» **Stored data entries**:
+---+

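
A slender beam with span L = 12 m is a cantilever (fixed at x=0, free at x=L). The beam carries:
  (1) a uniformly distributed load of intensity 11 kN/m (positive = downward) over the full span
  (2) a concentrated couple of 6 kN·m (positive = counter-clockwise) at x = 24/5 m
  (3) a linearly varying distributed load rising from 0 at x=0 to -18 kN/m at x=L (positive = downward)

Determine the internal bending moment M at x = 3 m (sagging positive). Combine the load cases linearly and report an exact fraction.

M(3) = 429/4 kN·m

Load 1 — uniform load w=11 kN/m over full span:
  M_1 = -w(L-x)²/2 = -11·(12-3)²/2 = -891/2 kN·m
Load 2 — applied couple M₀=6 kN·m at a=24/5 m (b=L-a=36/5):
  M_2 = M₀  [x≤a] = 6 = 6 kN·m
Load 3 — triangular load w₀=-18 kN/m (0→w₀ over full span):
  M_3 = w₀Lx/2 - w₀L²/3 - w₀x³/(6L) = (-18)·12·3/2 - (-18)·12²/3 - (-18)·3³/(6·12) = 2187/4 kN·m
Superposition: M = Σ M_i = 429/4 kN·m ≈ 107.250000 kN·m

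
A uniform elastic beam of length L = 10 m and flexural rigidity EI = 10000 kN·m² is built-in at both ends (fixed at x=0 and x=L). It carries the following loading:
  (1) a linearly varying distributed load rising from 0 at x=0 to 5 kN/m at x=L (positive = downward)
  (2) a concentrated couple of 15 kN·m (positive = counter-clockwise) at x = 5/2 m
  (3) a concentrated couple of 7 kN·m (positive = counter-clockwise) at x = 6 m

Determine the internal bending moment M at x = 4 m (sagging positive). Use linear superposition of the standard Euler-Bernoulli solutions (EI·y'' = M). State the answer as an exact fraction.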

+---+

In the entries above, please find the line with "Determine the internal bending moment M at x = 3" and the line with "A uniform elastic", then write out exactly those two lines and every line between them, and nothing more.

» **Result below**:
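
Determine the internal bending moment M at x = 3 m (sagging positive). Combine the load cases linearly and report an exact fraction.

M(3) = 429/4 kN·m

Load 1 — uniform load w=11 kN/m over full span:
  M_1 = -w(L-x)²/2 = -11·(12-3)²/2 = -891/2 kN·m
Load 2 — applied couple M₀=6 kN·m at a=24/5 m (b=L-a=36/5):
  M_2 = M₀  [x≤a] = 6 = 6 kN·m
Load 3 — triangular load w₀=-18 kN/m (0→w₀ over full span):
  M_3 = w₀Lx/2 - w₀L²/3 - w₀x³/(6L) = (-18)·12·3/2 - (-18)·12²/3 - (-18)·3³/(6·12) = 2187/4 kN·m
Superposition: M = Σ M_i = 429/4 kN·m ≈ 107.250000 kN·m

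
A uniform elastic beam of length L = 10 m and flexural rigidity EI = 10000 kN·m² is built-in at both ends (fixed at x=0 and x=L). It carries the following loading: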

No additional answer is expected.